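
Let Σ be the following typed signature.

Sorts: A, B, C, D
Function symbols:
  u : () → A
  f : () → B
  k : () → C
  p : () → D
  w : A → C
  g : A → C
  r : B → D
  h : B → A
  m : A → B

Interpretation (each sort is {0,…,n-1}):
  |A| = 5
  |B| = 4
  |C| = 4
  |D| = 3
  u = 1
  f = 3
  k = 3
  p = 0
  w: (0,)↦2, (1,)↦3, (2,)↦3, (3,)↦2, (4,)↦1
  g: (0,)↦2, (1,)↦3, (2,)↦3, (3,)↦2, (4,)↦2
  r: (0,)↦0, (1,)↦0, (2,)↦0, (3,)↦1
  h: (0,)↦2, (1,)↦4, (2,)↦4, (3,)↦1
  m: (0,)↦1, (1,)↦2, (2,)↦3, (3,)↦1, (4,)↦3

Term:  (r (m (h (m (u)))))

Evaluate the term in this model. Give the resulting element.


value = 1

  u = 1
  (m (u)) = m(1,) = 2
  (h (m (u))) = h(2,) = 4
  (m (h (m (u)))) = m(4,) = 3
  (r (m (h (m (u))))) = r(3,) = 1


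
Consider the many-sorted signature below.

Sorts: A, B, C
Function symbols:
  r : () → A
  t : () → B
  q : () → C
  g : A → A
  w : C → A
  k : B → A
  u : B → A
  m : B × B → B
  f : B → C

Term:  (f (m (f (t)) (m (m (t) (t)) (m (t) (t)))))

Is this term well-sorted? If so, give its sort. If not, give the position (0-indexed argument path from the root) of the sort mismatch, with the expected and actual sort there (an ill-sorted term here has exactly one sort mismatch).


      (t) : B
    (f (t)) : C
        (t) : B
        (t) : B
      (m (t) (t)) : B
        (t) : B
        (t) : B
      (m (t) (t)) : B
    (m (m (t) (t)) (m (t) (t))) : B
  (m (f (t)) (m (m (t) (t)) (m (t) (t)))) : ✗ arg 0 at [0, 0] has sort C, expected B

ill-sorted at position [0, 0]: expected B, got C


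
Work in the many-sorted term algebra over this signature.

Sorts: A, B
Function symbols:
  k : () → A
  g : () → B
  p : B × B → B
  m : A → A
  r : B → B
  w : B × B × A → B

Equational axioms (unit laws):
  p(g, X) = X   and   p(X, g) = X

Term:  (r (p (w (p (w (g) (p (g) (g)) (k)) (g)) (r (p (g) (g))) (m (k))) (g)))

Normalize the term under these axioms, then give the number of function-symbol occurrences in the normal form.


size = 10

1. (r (p (w (p (w (g) (p (g) (g)) (k)) (g)) (r (p (g) (g))) (m (k))) (g)))  →  (r (w (p (w (g) (p (g) (g)) (k)) (g)) (r (p (g) (g))) (m (k))))
2. (r (w (p (w (g) (p (g) (g)) (k)) (g)) (r (p (g) (g))) (m (k))))  →  (r (w (w (g) (p (g) (g)) (k)) (r (p (g) (g))) (m (k))))
3. (r (w (w (g) (p (g) (g)) (k)) (r (p (g) (g))) (m (k))))  →  (r (w (w (g) (g) (k)) (r (p (g) (g))) (m (k))))
4. (r (w (w (g) (g) (k)) (r (p (g) (g))) (m (k))))  →  (r (w (w (g) (g) (k)) (r (g)) (m (k))))
normal form: (r (w (w (g) (g) (k)) (r (g)) (m (k))))


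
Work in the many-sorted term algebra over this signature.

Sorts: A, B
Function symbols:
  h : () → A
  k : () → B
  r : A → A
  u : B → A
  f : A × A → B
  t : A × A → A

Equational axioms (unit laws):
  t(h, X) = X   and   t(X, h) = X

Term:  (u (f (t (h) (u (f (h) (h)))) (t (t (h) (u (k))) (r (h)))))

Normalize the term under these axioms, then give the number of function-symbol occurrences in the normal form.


size = 11

1. (u (f (t (h) (u (f (h) (h)))) (t (t (h) (u (k))) (r (h)))))  →  (u (f (u (f (h) (h))) (t (t (h) (u (k))) (r (h)))))
2. (u (f (u (f (h) (h))) (t (t (h) (u (k))) (r (h)))))  →  (u (f (u (f (h) (h))) (t (u (k)) (r (h)))))
normal form: (u (f (u (f (h) (h))) (t (u (k)) (r (h)))))


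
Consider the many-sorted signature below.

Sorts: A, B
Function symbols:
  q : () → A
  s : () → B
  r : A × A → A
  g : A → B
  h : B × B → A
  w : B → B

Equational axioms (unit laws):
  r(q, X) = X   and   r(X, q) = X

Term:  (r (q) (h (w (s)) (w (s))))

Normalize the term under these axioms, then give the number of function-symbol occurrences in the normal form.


size = 5

1. (r (q) (h (w (s)) (w (s))))  →  (h (w (s)) (w (s)))
normal form: (h (w (s)) (w (s)))


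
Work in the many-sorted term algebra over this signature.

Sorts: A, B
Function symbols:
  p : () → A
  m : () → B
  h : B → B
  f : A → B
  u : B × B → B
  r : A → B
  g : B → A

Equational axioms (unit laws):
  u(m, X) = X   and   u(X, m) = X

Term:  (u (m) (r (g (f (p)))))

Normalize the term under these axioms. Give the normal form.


1. (u (m) (r (g (f (p)))))  →  (r (g (f (p))))

normal form = (r (g (f (p))))


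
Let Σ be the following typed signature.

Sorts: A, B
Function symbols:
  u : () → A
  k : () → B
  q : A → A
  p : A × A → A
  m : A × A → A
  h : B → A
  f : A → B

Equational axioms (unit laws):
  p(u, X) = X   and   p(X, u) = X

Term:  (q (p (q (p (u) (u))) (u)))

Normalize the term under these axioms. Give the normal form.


1. (q (p (q (p (u) (u))) (u)))  →  (q (q (p (u) (u))))
2. (q (q (p (u) (u))))  →  (q (q (u)))

normal form = (q (q (u)))


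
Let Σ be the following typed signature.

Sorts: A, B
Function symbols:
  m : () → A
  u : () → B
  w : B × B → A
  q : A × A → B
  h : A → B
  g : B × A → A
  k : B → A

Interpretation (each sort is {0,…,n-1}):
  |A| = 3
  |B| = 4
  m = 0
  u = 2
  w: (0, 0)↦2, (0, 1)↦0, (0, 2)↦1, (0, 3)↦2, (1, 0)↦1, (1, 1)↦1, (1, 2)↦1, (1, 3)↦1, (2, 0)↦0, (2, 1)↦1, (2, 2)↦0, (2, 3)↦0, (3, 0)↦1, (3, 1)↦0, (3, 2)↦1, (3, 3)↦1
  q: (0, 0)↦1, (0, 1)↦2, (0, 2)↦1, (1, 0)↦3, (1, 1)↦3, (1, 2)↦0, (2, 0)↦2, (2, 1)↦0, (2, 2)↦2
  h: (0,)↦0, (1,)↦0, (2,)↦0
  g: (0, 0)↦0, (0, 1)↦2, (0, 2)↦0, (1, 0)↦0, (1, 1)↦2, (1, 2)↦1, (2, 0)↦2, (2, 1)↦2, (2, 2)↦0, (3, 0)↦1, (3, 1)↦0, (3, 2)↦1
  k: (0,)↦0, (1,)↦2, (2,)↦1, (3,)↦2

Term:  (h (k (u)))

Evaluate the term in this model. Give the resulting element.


  u = 2
  (k (u)) = k(2,) = 1
  (h (k (u))) = h(1,) = 0

value = 0


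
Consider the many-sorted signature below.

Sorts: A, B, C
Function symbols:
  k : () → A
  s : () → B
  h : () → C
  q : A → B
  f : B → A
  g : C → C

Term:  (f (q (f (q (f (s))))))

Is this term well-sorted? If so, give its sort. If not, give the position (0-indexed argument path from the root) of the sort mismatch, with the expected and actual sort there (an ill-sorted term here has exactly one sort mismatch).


          (s) : B
        (f (s)) : A
      (q (f (s))) : B
    (f (q (f (s)))) : A
  (q (f (q (f (s))))) : B
(f (q (f (q (f (s)))))) : A

well-sorted; sort = A


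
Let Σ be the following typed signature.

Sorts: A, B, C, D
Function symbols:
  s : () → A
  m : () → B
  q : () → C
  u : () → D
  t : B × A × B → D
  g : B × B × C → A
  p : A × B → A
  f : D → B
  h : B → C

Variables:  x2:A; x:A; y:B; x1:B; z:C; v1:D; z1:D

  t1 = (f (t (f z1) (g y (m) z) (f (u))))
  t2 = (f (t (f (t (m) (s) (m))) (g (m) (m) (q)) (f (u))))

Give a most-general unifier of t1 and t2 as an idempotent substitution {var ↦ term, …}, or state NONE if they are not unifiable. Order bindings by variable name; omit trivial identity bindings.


{y ↦ (m), z ↦ (q), z1 ↦ (t (m) (s) (m))}


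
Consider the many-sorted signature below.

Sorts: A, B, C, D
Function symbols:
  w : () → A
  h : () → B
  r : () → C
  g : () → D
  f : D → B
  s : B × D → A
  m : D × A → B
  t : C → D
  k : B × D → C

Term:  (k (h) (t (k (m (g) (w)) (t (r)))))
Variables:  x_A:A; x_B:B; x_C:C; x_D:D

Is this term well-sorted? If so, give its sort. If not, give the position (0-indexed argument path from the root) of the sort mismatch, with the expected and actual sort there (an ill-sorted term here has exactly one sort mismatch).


well-sorted; sort = C

  (h) : B
        (g) : D
        (w) : A
      (m (g) (w)) : B
        (r) : C
      (t (r)) : D
    (k (m (g) (w)) (t (r))) : C
  (t (k (m (g) (w)) (t (r)))) : D
(k (h) (t (k (m (g) (w)) (t (r))))) : C


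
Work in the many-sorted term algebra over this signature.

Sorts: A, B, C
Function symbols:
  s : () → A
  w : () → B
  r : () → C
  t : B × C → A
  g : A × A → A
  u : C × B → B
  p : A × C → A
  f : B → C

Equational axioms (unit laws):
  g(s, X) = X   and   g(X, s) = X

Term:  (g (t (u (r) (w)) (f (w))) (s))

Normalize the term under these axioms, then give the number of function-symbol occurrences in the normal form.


size = 6

1. (g (t (u (r) (w)) (f (w))) (s))  →  (t (u (r) (w)) (f (w)))
normal form: (t (u (r) (w)) (f (w)))


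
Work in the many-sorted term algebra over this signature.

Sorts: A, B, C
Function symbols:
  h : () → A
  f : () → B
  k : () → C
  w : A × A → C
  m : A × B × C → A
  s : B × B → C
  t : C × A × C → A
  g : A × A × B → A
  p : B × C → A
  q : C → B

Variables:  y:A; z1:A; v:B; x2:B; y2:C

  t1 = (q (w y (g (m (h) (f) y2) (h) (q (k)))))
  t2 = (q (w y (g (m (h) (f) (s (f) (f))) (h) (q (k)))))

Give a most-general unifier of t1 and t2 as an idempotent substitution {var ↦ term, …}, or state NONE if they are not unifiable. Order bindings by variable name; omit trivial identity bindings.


{y2 ↦ (s (f) (f))}


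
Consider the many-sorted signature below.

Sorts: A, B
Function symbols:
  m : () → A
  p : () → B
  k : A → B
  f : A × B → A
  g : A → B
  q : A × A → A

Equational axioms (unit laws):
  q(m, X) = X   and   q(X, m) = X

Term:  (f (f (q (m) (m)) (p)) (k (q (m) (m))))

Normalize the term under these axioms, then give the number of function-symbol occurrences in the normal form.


1. (f (f (q (m) (m)) (p)) (k (q (m) (m))))  →  (f (f (m) (p)) (k (q (m) (m))))
2. (f (f (m) (p)) (k (q (m) (m))))  →  (f (f (m) (p)) (k (m)))
normal form: (f (f (m) (p)) (k (m)))

size = 6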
===
### What is being asked
Write down, word for word, the lines above from the one containing "g: (0,)↦2, (1,)↦3, (2,)↦3, (3,)↦2, (4,)↦2" through the one containing "(t) (t)) (m (t) (t)))))", both ends included.

### Answer
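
  g: (0,)↦2, (1,)↦3, (2,)↦3, (3,)↦2, (4,)↦2
  r: (0,)↦0, (1,)↦0, (2,)↦0, (3,)↦1
  h: (0,)↦2, (1,)↦4, (2,)↦4, (3,)↦1
  m: (0,)↦1, (1,)↦2, (2,)↦3, (3,)↦1, (4,)↦3

Term:  (r (m (h (m (u)))))

Evaluate the term in this model. Give the resulting element.


value = 1

  u = 1
  (m (u)) = m(1,) = 2
  (h (m (u))) = h(2,) = 4
  (m (h (m (u)))) = m(4,) = 3
  (r (m (h (m (u))))) = r(3,) = 1


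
Consider the many-sorted signature below.

Sorts: A, B, C
Function symbols:
  r : () → A
  t : () → B
  q : () → C
  g : A → A
  w : C → A
  k : B → A
  u : B → A
  m : B × B → B
  f : B → C

Term:  (f (m (f (t)) (m (m (t) (t)) (m (t) (t)))))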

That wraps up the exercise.